Instructions for the task: The task calls for each line of the records below in which the word "order" appears.

+++ Data extract

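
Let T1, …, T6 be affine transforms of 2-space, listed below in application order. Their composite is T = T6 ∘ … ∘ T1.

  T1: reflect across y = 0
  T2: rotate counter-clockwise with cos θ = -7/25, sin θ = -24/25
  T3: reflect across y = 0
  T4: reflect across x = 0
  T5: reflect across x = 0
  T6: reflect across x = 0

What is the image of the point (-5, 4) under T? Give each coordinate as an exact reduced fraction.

T1 reflect across y = 0: (-5, 4) → (-5, -4)
T2 rotate counter-clockwise with cos θ = -7/25, sin θ = -24/25: (-5, -4) → (-61/25, 148/25)
T3 reflect across y = 0: (-61/25, 148/25) → (-61/25, -148/25)
T4 reflect across x = 0: (-61/25, -148/25) → (61/25, -148/25)
T5 reflect across x = 0: (61/25, -148/25) → (-61/25, -148/25)
T6 reflect across x = 0: (-61/25, -148/25) → (61/25, -148/25)

T(p) = (61/25, -148/25)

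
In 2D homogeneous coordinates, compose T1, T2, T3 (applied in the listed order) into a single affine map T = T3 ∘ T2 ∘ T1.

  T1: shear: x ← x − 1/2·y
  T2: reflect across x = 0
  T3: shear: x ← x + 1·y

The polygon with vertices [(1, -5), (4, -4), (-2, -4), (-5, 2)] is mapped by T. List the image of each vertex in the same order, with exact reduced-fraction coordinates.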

++++++

Exercise answer:
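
Let T1, …, T6 be affine transforms of 2-space, listed below in application order. Their composite is T = T6 ∘ … ∘ T1.
In 2D homogeneous coordinates, compose T1, T2, T3 (applied in the listed order) into a single affine map T = T3 ∘ T2 ∘ T1.
The polygon with vertices [(1, -5), (4, -4), (-2, -4), (-5, 2)] is mapped by T. List the image of each vertex in the same order, with exact reduced-fraction coordinates.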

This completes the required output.